# WORK ITEM:
When the line containing "- A: area per" is reached, include it and end there; set down verbatim every line before it, starting at the top of the records.

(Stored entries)
━━━━━━━━━━━━━━━━━━━━
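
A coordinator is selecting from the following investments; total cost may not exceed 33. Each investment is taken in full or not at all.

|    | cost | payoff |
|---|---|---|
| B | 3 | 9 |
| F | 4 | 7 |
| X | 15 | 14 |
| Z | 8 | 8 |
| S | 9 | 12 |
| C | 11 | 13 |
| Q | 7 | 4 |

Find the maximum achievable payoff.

43

B + Z + S + C: cost 3 + 8 + 9 + 11 = 31 ≤ 33, payoff 9 + 8 + 12 + 13 = 42.
B + F + X + S: cost 3 + 4 + 15 + 9 = 31 ≤ 33, payoff 9 + 7 + 14 + 12 = 42.
B + F + X + C: cost 3 + 4 + 15 + 11 = 33 ≤ 33, payoff 9 + 7 + 14 + 13 = 43.
Best is B, F, X, and C with total payoff 43.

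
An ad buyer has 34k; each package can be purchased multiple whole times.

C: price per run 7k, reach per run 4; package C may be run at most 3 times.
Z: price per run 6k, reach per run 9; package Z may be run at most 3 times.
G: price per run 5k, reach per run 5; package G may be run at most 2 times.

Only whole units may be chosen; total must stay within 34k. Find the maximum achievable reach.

37

Z has the best ratio (9/6); taking only Z gives at most 3×9 = 27 (stopped by the supply cap of 3).
Mixing does better — 3×Z and 2×G: price 28 ≤ 34, reach 3·9 + 2·5 = 37.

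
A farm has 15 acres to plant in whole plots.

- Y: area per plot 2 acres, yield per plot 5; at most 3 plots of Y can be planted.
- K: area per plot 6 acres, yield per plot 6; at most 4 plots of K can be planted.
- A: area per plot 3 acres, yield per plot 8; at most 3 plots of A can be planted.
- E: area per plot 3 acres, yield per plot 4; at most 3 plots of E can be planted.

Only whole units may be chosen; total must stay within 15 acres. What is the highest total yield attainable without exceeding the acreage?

39

This is a bounded integer knapsack.
3×Y and 3×A: area 15 ≤ 15, yield 3·5 + 3·8 = 39.
3×Y, 2×A, and 1×E: area 15 ≤ 15, yield 3·5 + 2·8 + 1·4 = 35.
Best is 39.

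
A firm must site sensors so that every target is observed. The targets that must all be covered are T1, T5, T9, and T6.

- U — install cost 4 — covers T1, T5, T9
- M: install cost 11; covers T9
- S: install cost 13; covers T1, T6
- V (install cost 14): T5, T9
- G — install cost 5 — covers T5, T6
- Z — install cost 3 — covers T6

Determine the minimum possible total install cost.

Choose U and Z: together they cover T1, T5, T9, T6 — every target.
Total install cost: 4 + 3 = 7.
No cover costs less than 7.

7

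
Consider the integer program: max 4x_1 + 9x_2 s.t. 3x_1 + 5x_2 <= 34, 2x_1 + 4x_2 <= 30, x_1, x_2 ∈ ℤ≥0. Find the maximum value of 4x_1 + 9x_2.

(x_1,x_2)=(1,6): 3·1+5·6=33≤34, 2·1+4·6=26≤30, objective 58.
(x_1,x_2)=(0,6): 3·0+5·6=30≤34, 2·0+4·6=24≤30, objective 54.
(x_1,x_2)=(2,5): 3·2+5·5=31≤34, 2·2+4·5=24≤30, objective 53.
No feasible integer point exceeds 58.

58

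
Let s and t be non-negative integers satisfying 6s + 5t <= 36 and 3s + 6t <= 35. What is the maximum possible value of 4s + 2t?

24

(s,t)=(6,0): 6·6+5·0=36≤36, 3·6+6·0=18≤35, objective 24.
(s,t)=(5,1): 6·5+5·1=35≤36, 3·5+6·1=21≤35, objective 22.
(s,t)=(5,0): 6·5+5·0=30≤36, 3·5+6·0=15≤35, objective 20.
No feasible integer point exceeds 24.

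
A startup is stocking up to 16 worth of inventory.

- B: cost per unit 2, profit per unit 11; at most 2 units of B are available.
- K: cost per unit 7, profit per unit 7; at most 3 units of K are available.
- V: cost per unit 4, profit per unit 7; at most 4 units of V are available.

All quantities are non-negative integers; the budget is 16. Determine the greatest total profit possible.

43

This is a bounded integer knapsack.
B has the best ratio (11/2); taking only B gives at most 2×11 = 22 (stopped by the supply cap of 2).
Mixing does better — 2×B and 3×V: cost 16 ≤ 16, profit 2·11 + 3·7 = 43.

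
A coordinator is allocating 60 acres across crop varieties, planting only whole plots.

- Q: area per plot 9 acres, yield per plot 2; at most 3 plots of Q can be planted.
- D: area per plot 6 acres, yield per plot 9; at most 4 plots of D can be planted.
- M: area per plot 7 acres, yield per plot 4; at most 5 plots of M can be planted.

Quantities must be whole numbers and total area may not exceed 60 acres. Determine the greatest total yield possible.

Take 4×D and 5×M: area 59 ≤ 60, yield 4·9 + 5·4 = 56.
D has the best ratio (9/6) and is taken to its limit of 4; remaining capacity is filled optimally with the others.

56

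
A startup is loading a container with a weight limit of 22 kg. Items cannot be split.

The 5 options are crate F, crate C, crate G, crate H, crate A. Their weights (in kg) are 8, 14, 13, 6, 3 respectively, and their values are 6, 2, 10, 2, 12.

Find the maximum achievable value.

24

Allowing fractional choices, the relaxed optimum would be about 26.5, but items are indivisible.
crate F + crate H + crate A: weight 8 + 6 + 3 = 17 ≤ 22, value 6 + 2 + 12 = 20.
crate G + crate H + crate A: weight 13 + 6 + 3 = 22 ≤ 22, value 10 + 2 + 12 = 24.
crate G + crate A: weight 13 + 3 = 16 ≤ 22, value 10 + 12 = 22.
Best is crate G, crate H, and crate A with total value 24.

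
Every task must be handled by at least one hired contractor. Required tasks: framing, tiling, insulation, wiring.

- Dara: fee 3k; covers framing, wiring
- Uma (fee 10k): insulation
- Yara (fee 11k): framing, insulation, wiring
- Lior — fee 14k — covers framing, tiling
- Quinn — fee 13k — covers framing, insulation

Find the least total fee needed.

This is an integer covering problem.
The greedy cost-per-new-task heuristic would pick Dara, Uma, and Lior for 27, but a cheaper cover exists.
Choose Yara and Lior: together they cover framing, tiling, insulation, wiring — every task.
Total fee: 11 + 14 = 25.
No cover costs less than 25.

25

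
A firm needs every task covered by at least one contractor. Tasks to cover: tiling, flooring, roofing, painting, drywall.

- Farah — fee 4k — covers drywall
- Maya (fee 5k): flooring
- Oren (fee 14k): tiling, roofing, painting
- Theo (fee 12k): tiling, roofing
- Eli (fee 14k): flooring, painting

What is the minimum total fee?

23

This is an integer covering problem.
Choose Farah, Maya, and Oren: together they cover tiling, flooring, roofing, painting, drywall — every task.
Total fee: 4 + 5 + 14 = 23.
No cover costs less than 23.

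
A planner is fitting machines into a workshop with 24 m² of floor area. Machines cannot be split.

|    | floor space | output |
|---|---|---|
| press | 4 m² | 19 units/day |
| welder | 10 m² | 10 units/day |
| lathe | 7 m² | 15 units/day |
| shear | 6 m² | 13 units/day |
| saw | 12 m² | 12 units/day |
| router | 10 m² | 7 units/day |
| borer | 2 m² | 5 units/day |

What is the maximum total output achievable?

52

Allowing fractional choices, the relaxed optimum would be about 57.0, but machines are indivisible.
press + lathe + shear + borer: floor space 4 + 7 + 6 + 2 = 19 ≤ 24, output 19 + 15 + 13 + 5 = 52.
press + welder + lathe + borer: floor space 4 + 10 + 7 + 2 = 23 ≤ 24, output 19 + 10 + 15 + 5 = 49.
Best is press, lathe, shear, and borer with total output 52.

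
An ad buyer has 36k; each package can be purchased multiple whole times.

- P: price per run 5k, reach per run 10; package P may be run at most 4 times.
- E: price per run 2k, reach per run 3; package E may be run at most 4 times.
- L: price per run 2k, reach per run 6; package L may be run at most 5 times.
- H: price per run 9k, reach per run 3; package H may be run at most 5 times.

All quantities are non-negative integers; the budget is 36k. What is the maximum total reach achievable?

Take 4×P, 3×E, and 5×L: price 36 ≤ 36, reach 4·10 + 3·3 + 5·6 = 79.
L has the best ratio (6/2) and is taken to its limit of 5; remaining capacity is filled optimally with the others.

79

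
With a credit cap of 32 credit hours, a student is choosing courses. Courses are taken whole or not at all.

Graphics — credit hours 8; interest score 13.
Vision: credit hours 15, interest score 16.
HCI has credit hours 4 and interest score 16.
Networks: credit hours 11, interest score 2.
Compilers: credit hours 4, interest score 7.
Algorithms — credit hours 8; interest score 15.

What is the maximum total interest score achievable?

54

Allowing fractional choices, the relaxed optimum would be about 59.5, but courses are indivisible.
Vision + HCI + Compilers + Algorithms: credit hours 15 + 4 + 4 + 8 = 31 ≤ 32, interest score 16 + 16 + 7 + 15 = 54.
Graphics + Vision + HCI + Compilers: credit hours 8 + 15 + 4 + 4 = 31 ≤ 32, interest score 13 + 16 + 16 + 7 = 52.
Best is Vision, HCI, Compilers, and Algorithms with total interest score 54.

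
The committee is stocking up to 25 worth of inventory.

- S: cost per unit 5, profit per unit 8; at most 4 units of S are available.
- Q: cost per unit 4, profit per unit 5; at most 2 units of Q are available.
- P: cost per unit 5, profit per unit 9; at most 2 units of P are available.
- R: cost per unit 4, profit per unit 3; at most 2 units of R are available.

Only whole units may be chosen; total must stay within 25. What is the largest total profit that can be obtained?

P has the best ratio (9/5); taking only P gives at most 2×9 = 18 (stopped by the supply cap of 2).
Mixing does better — 3×S and 2×P: cost 25 ≤ 25, profit 3·8 + 2·9 = 42.

42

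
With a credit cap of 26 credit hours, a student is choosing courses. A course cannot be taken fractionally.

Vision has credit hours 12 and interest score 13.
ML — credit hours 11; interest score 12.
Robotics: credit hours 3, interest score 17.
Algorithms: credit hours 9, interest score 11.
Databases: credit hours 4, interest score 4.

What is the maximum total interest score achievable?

42

Allowing fractional choices, the relaxed optimum would be about 43.2, but courses are indivisible.
Vision + ML + Robotics: credit hours 12 + 11 + 3 = 26 ≤ 26, interest score 13 + 12 + 17 = 42.
Vision + Robotics + Algorithms: credit hours 12 + 3 + 9 = 24 ≤ 26, interest score 13 + 17 + 11 = 41.
Best is Vision, ML, and Robotics with total interest score 42.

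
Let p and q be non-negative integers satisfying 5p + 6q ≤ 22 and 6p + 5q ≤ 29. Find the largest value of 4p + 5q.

18

The continuous relaxation peaks at (0, 3.67) with value 18.33; rounding to a feasible lattice point costs some objective.
(p,q)=(2,2): 5·2+6·2=22≤22, 6·2+5·2=22≤29, objective 18.
(p,q)=(3,1): 5·3+6·1=21≤22, 6·3+5·1=23≤29, objective 17.
Maximum is 18 at (p,q)=(2,2).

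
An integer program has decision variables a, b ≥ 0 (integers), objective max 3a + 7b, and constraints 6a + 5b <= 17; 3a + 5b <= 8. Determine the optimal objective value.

10

The continuous relaxation peaks at (0, 1.6) with value 11.20; rounding to a feasible lattice point costs some objective.
(a,b)=(1,1): 6·1+5·1=11≤17, 3·1+5·1=8≤8, objective 10.
(a,b)=(0,1): 6·0+5·1=5≤17, 3·0+5·1=5≤8, objective 7.
(a,b)=(2,0): 6·2+5·0=12≤17, 3·2+5·0=6≤8, objective 6.
No feasible integer point exceeds 10.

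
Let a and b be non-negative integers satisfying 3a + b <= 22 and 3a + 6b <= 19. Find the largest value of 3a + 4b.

18

The continuous relaxation peaks at (6.33, 0) with value 19.00; rounding to a feasible lattice point costs some objective.
(a,b)=(6,0): 3·6+1·0=18≤22, 3·6+6·0=18≤19, objective 18.
(a,b)=(5,0): 3·5+1·0=15≤22, 3·5+6·0=15≤19, objective 15.
No feasible integer point exceeds 18.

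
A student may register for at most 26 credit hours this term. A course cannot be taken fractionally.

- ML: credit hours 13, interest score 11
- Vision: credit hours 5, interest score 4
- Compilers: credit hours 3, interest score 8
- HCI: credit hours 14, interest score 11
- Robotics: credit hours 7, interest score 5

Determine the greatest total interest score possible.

24

Allowing fractional choices, the relaxed optimum would be about 26.9, but courses are indivisible.
ML + Compilers + Robotics: credit hours 13 + 3 + 7 = 23 ≤ 26, interest score 11 + 8 + 5 = 24.
Compilers + HCI + Robotics: credit hours 3 + 14 + 7 = 24 ≤ 26, interest score 8 + 11 + 5 = 24.
ML + Vision + Compilers: credit hours 13 + 5 + 3 = 21 ≤ 26, interest score 11 + 4 + 8 = 23.
The maximum interest score is 24; one optimal choice is ML, Compilers, and Robotics.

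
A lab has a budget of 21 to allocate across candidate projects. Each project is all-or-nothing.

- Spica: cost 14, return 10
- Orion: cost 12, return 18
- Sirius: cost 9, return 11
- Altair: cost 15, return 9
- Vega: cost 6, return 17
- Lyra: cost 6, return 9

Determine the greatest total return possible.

37

Allowing fractional choices, the relaxed optimum would be about 39.5, but projects are indivisible.
Orion + Vega: cost 12 + 6 = 18 ≤ 21, return 18 + 17 = 35.
Sirius + Vega + Lyra: cost 9 + 6 + 6 = 21 ≤ 21, return 11 + 17 + 9 = 37.
Best is Sirius, Vega, and Lyra with total return 37.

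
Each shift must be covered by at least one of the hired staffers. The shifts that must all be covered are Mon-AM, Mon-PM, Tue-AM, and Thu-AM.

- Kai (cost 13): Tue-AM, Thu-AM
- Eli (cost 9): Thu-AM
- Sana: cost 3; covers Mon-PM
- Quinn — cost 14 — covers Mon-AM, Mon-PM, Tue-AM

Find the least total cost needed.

23

This is an integer covering problem.
The greedy cost-per-new-shift heuristic would pick Sana, Kai, and Quinn for 30, but a cheaper cover exists.
Choose Eli and Quinn: together they cover Mon-AM, Mon-PM, Tue-AM, Thu-AM — every shift.
Total cost: 9 + 14 = 23.
No cover costs less than 23.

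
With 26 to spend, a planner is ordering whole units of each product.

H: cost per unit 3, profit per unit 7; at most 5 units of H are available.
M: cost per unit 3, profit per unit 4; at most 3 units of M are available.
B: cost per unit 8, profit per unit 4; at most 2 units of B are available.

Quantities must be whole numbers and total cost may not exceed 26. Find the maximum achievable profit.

47

This is a bounded integer knapsack.
5×H, 1×M, and 1×B: cost 26 ≤ 26, profit 5·7 + 1·4 + 1·4 = 43.
5×H and 3×M: cost 24 ≤ 26, profit 5·7 + 3·4 = 47.
Best is 47.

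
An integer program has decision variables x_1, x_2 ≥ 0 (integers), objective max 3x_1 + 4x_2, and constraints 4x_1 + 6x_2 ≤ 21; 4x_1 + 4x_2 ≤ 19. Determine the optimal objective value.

(x_1,x_2)=(2,2): 4·2+6·2=20≤21, 4·2+4·2=16≤19, objective 14.
(x_1,x_2)=(3,1): 4·3+6·1=18≤21, 4·3+4·1=16≤19, objective 13.
The best lattice point is (2,2), giving 14.

14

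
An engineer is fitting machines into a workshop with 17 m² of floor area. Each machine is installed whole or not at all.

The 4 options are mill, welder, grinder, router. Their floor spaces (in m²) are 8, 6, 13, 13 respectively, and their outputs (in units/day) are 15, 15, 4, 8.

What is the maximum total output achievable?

Allowing fractional choices, the relaxed optimum would be about 31.8, but machines are indivisible.
mill + welder: floor space 8 + 6 = 14 ≤ 17, output 15 + 15 = 30.
mill: floor space 8 ≤ 17, output 15.
welder: floor space 6 ≤ 17, output 15.
Best is mill and welder with total output 30.

30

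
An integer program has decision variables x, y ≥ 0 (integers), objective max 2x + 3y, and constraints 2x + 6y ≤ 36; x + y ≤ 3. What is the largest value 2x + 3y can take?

9

(x,y)=(0,3): 2·0+6·3=18≤36, 1·0+1·3=3≤3, objective 9.
(x,y)=(1,2): 2·1+6·2=14≤36, 1·1+1·2=3≤3, objective 8.
(x,y)=(0,2): 2·0+6·2=12≤36, 1·0+1·2=2≤3, objective 6.
The best lattice point is (0,3), giving 9.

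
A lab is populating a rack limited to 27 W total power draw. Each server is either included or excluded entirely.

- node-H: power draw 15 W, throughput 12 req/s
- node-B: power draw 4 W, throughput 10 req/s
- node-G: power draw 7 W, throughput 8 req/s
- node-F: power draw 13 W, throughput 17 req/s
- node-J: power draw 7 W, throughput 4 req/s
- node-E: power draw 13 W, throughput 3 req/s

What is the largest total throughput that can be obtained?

Allowing fractional choices, the relaxed optimum would be about 37.4, but servers are indivisible.
node-B + node-G + node-F: power draw 4 + 7 + 13 = 24 ≤ 27, throughput 10 + 8 + 17 = 35.
node-H + node-B + node-G: power draw 15 + 4 + 7 = 26 ≤ 27, throughput 12 + 10 + 8 = 30.
node-B + node-F + node-J: power draw 4 + 13 + 7 = 24 ≤ 27, throughput 10 + 17 + 4 = 31.
Best is node-B, node-G, and node-F with total throughput 35.

35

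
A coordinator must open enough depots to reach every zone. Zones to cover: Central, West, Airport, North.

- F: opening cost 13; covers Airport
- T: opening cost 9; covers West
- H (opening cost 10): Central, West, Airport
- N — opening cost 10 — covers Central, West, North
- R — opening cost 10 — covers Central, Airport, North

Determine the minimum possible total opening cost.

19

This is a weighted set-cover instance.
The greedy cost-per-new-zone heuristic would pick H and N for 20, but a cheaper cover exists.
Choose T and R: together they cover Central, West, Airport, North — every zone.
Total opening cost: 9 + 10 = 19.
No cover costs less than 19.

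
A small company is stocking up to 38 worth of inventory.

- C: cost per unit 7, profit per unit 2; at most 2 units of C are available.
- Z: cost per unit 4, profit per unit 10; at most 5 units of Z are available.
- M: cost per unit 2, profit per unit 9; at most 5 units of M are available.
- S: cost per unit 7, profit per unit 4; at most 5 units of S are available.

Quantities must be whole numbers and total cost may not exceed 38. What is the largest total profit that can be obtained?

Take 5×Z, 5×M, and 1×S: cost 37 ≤ 38, profit 5·10 + 5·9 + 1·4 = 99.
M has the best ratio (9/2) and is taken to its limit of 5; remaining capacity is filled optimally with the others.

99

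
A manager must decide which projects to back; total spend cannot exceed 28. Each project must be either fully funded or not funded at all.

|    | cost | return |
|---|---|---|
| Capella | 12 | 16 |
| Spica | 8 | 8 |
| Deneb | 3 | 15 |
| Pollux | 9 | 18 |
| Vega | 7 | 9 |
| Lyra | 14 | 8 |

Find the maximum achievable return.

Allowing fractional choices, the relaxed optimum would be about 54.1, but projects are indivisible.
Capella + Deneb + Pollux: cost 12 + 3 + 9 = 24 ≤ 28, return 16 + 15 + 18 = 49.
Capella + Pollux + Vega: cost 12 + 9 + 7 = 28 ≤ 28, return 16 + 18 + 9 = 43.
Spica + Deneb + Pollux + Vega: cost 8 + 3 + 9 + 7 = 27 ≤ 28, return 8 + 15 + 18 + 9 = 50.
Best is Spica, Deneb, Pollux, and Vega with total return 50.

50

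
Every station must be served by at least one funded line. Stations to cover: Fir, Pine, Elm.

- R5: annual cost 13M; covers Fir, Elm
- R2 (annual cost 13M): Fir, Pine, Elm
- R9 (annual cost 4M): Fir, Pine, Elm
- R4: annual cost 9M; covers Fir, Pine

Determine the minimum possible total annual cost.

R9 alone covers Fir, Pine, Elm — every station.
Total annual cost: 4.
No cover costs less than 4.

4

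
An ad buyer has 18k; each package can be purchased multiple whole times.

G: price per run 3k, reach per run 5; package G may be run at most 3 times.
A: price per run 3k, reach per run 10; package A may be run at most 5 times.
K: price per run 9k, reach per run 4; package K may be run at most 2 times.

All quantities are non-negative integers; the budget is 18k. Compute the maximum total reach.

This is a bounded integer knapsack.
5×A: price 15 ≤ 18, reach 5·10 = 50.
1×G and 5×A: price 18 ≤ 18, reach 1·5 + 5·10 = 55.
Best is 55.

55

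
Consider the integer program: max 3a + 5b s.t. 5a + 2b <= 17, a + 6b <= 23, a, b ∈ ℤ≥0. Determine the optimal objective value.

21

The continuous relaxation peaks at (2, 3.5) with value 23.50; rounding to a feasible lattice point costs some objective.
(a,b)=(2,3) is feasible, giving 21.
(a,b)=(1,3) is feasible, giving 18.
Maximum is 21 at (a,b)=(2,3).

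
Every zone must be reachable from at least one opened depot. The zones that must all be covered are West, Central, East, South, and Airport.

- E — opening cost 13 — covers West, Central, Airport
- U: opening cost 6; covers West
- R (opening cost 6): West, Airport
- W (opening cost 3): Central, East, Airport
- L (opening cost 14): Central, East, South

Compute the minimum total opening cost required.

This is a weighted set-cover instance.
The greedy cost-per-new-zone heuristic would pick W, U, and L for 23, but a cheaper cover exists.
Choose R and L: together they cover West, Central, East, South, Airport — every zone.
Total opening cost: 6 + 14 = 20.
No cover costs less than 20.

20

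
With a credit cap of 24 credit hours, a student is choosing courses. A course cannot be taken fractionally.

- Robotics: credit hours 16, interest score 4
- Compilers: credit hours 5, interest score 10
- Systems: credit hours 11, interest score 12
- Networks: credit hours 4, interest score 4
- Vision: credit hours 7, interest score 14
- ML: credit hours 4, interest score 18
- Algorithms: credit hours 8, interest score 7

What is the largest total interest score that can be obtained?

49

Compilers + Networks + Vision + ML: credit hours 5 + 4 + 7 + 4 = 20 ≤ 24, interest score 10 + 4 + 14 + 18 = 46.
Systems + Vision + ML: credit hours 11 + 7 + 4 = 22 ≤ 24, interest score 12 + 14 + 18 = 44.
Compilers + Vision + ML + Algorithms: credit hours 5 + 7 + 4 + 8 = 24 ≤ 24, interest score 10 + 14 + 18 + 7 = 49.
Best is Compilers, Vision, ML, and Algorithms with total interest score 49.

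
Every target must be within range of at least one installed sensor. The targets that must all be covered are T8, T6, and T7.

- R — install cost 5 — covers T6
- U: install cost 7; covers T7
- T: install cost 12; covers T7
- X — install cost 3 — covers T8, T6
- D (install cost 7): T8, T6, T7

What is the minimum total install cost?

7

This is a weighted set-cover instance.
D alone covers T8, T6, T7 — every target.
Total install cost: 7.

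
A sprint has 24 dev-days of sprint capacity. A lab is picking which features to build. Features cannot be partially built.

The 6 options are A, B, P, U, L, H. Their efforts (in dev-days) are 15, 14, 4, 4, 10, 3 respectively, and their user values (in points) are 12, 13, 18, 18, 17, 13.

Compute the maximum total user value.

This is an integer program with binary decision variables.
P + U + H: effort 4 + 4 + 3 = 11 ≤ 24, user value 18 + 18 + 13 = 49.
P + U + L: effort 4 + 4 + 10 = 18 ≤ 24, user value 18 + 18 + 17 = 53.
P + U + L + H: effort 4 + 4 + 10 + 3 = 21 ≤ 24, user value 18 + 18 + 17 + 13 = 66.
Best is P, U, L, and H with total user value 66.

66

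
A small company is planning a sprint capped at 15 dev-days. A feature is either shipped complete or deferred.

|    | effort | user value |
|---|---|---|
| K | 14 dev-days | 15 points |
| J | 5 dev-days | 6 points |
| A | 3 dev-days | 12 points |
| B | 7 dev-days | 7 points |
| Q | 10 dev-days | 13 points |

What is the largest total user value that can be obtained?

25

Allowing fractional choices, the relaxed optimum would be about 27.4, but features are indivisible.
A + Q: effort 3 + 10 = 13 ≤ 15, user value 12 + 13 = 25.
J + A + B: effort 5 + 3 + 7 = 15 ≤ 15, user value 6 + 12 + 7 = 25.
A + B: effort 3 + 7 = 10 ≤ 15, user value 12 + 7 = 19.
The maximum user value is 25; one optimal choice is A and Q.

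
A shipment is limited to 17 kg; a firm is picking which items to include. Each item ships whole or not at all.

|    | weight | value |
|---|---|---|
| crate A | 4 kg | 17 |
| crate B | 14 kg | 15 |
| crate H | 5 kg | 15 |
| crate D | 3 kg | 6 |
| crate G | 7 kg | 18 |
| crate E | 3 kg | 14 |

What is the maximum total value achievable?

This is a 0-1 knapsack instance.
crate A + crate H + crate D + crate E: weight 4 + 5 + 3 + 3 = 15 ≤ 17, value 17 + 15 + 6 + 14 = 52.
crate A + crate D + crate G + crate E: weight 4 + 3 + 7 + 3 = 17 ≤ 17, value 17 + 6 + 18 + 14 = 55.
crate A + crate H + crate G: weight 4 + 5 + 7 = 16 ≤ 17, value 17 + 15 + 18 = 50.
Best is crate A, crate D, crate G, and crate E with total value 55.

55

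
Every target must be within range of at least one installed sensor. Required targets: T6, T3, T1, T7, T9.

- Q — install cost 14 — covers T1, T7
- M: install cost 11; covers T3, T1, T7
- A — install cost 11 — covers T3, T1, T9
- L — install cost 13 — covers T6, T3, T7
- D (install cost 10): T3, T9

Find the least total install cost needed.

24

This is an integer covering problem.
The greedy cost-per-new-target heuristic would pick M, D, and L for 34, but a cheaper cover exists.
Choose A and L: together they cover T6, T3, T1, T7, T9 — every target.
Total install cost: 11 + 13 = 24.
No cover costs less than 24.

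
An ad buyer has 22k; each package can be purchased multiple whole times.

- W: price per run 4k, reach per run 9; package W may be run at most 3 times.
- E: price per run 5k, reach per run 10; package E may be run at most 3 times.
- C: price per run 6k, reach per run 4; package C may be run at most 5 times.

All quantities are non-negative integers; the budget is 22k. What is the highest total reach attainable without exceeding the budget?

47

This is a bounded integer knapsack.
3×W and 2×E: price 22 ≤ 22, reach 3·9 + 2·10 = 47.
1×W and 3×E: price 19 ≤ 22, reach 1·9 + 3·10 = 39.
Best is 47.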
━━━━━━━━━━━━━━━━━━━━
# WRITTEN ANSWER:
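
A coordinator is selecting from the following investments; total cost may not exceed 33. Each investment is taken in full or not at all.

|    | cost | payoff |
|---|---|---|
| B | 3 | 9 |
| F | 4 | 7 |
| X | 15 | 14 |
| Z | 8 | 8 |
| S | 9 | 12 |
| C | 11 | 13 |
| Q | 7 | 4 |

Find the maximum achievable payoff.

43

B + Z + S + C: cost 3 + 8 + 9 + 11 = 31 ≤ 33, payoff 9 + 8 + 12 + 13 = 42.
B + F + X + S: cost 3 + 4 + 15 + 9 = 31 ≤ 33, payoff 9 + 7 + 14 + 12 = 42.
B + F + X + C: cost 3 + 4 + 15 + 11 = 33 ≤ 33, payoff 9 + 7 + 14 + 13 = 43.
Best is B, F, X, and C with total payoff 43.

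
An ad buyer has 34k; each package can be purchased multiple whole times.

C: price per run 7k, reach per run 4; package C may be run at most 3 times.
Z: price per run 6k, reach per run 9; package Z may be run at most 3 times.
G: price per run 5k, reach per run 5; package G may be run at most 2 times.

Only whole units may be chosen; total must stay within 34k. Find the maximum achievable reach.

37

Z has the best ratio (9/6); taking only Z gives at most 3×9 = 27 (stopped by the supply cap of 3).
Mixing does better — 3×Z and 2×G: price 28 ≤ 34, reach 3·9 + 2·5 = 37.

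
A farm has 15 acres to plant in whole plots.

- Y: area per plot 2 acres, yield per plot 5; at most 3 plots of Y can be planted.
- K: area per plot 6 acres, yield per plot 6; at most 4 plots of K can be planted.
- A: area per plot 3 acres, yield per plot 8; at most 3 plots of A can be planted.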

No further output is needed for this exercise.